## EXTRACTED MATERIAL

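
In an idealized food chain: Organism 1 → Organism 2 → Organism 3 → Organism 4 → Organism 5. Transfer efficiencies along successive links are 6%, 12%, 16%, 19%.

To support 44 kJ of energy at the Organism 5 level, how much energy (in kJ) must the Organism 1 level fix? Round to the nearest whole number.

Cumulative transfer efficiency: 0.06 × 0.12 × 0.16 × 0.19 = 0.00021888
Organism 1 energy = 44 / 0.00021888 = 201023 kJ

201023 kJ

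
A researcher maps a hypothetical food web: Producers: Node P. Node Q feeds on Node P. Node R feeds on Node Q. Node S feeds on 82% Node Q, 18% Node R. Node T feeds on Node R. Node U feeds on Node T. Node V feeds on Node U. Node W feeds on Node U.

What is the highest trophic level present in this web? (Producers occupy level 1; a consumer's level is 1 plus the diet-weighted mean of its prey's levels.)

Node Q: 1 + 1 = 2
Node R: 1 + 2 = 3
Node S: 1 + (0.82×2 + 0.18×3) = 3.18
Node T: 1 + 3 = 4
Node U: 1 + 4 = 5
Node V: 1 + 5 = 6
Node W: 1 + 5 = 6

6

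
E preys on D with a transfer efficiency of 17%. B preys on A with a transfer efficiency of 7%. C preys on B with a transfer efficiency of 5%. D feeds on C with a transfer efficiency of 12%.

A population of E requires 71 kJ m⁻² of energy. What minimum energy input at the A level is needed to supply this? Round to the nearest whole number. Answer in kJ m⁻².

994398 kJ m⁻²

Cumulative transfer efficiency: 0.07 × 0.05 × 0.12 × 0.17 = 0.0000714
A energy = 71 / 0.0000714 = 994398 kJ m⁻²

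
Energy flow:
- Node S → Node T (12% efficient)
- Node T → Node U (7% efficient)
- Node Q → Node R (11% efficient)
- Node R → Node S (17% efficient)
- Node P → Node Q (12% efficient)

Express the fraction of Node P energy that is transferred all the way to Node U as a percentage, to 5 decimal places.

0.00188%

Product of link efficiencies: 0.12 × 0.11 × 0.17 × 0.12 × 0.07 = 0.0000188496
As a percentage: 0.0000188496 × 100 = 0.00188%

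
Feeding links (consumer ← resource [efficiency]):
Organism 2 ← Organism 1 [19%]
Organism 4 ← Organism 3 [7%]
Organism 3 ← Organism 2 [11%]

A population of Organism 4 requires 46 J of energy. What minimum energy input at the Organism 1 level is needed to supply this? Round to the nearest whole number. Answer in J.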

## THE TASK
An identical copy of the preceding records should be returned.

## ANSWER BELOW
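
In an idealized food chain: Organism 1 → Organism 2 → Organism 3 → Organism 4 → Organism 5. Transfer efficiencies along successive links are 6%, 12%, 16%, 19%.

To support 44 kJ of energy at the Organism 5 level, how much energy (in kJ) must the Organism 1 level fix? Round to the nearest whole number.

Cumulative transfer efficiency: 0.06 × 0.12 × 0.16 × 0.19 = 0.00021888
Organism 1 energy = 44 / 0.00021888 = 201023 kJ

201023 kJ

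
A researcher maps a hypothetical food web: Producers: Node P. Node Q feeds on Node P. Node R feeds on Node Q. Node S feeds on 82% Node Q, 18% Node R. Node T feeds on Node R. Node U feeds on Node T. Node V feeds on Node U. Node W feeds on Node U.

What is the highest trophic level present in this web? (Producers occupy level 1; a consumer's level is 1 plus the diet-weighted mean of its prey's levels.)

Node Q: 1 + 1 = 2
Node R: 1 + 2 = 3
Node S: 1 + (0.82×2 + 0.18×3) = 3.18
Node T: 1 + 3 = 4
Node U: 1 + 4 = 5
Node V: 1 + 5 = 6
Node W: 1 + 5 = 6

6

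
E preys on D with a transfer efficiency of 17%. B preys on A with a transfer efficiency of 7%. C preys on B with a transfer efficiency of 5%. D feeds on C with a transfer efficiency of 12%.

A population of E requires 71 kJ m⁻² of energy. What minimum energy input at the A level is needed to supply this? Round to the nearest whole number. Answer in kJ m⁻².

994398 kJ m⁻²

Cumulative transfer efficiency: 0.07 × 0.05 × 0.12 × 0.17 = 0.0000714
A energy = 71 / 0.0000714 = 994398 kJ m⁻²

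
Energy flow:
- Node S → Node T (12% efficient)
- Node T → Node U (7% efficient)
- Node Q → Node R (11% efficient)
- Node R → Node S (17% efficient)
- Node P → Node Q (12% efficient)

Express the fraction of Node P energy that is transferred all the way to Node U as a percentage, to 5 decimal places.

0.00188%

Product of link efficiencies: 0.12 × 0.11 × 0.17 × 0.12 × 0.07 = 0.0000188496
As a percentage: 0.0000188496 × 100 = 0.00188%

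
Feeding links (consumer ← resource [efficiency]):
Organism 2 ← Organism 1 [19%]
Organism 4 ← Organism 3 [7%]
Organism 3 ← Organism 2 [11%]

A population of Organism 4 requires 46 J of energy. What minimum energy input at the Organism 1 level is needed to supply this? Round to the nearest whole number. Answer in J.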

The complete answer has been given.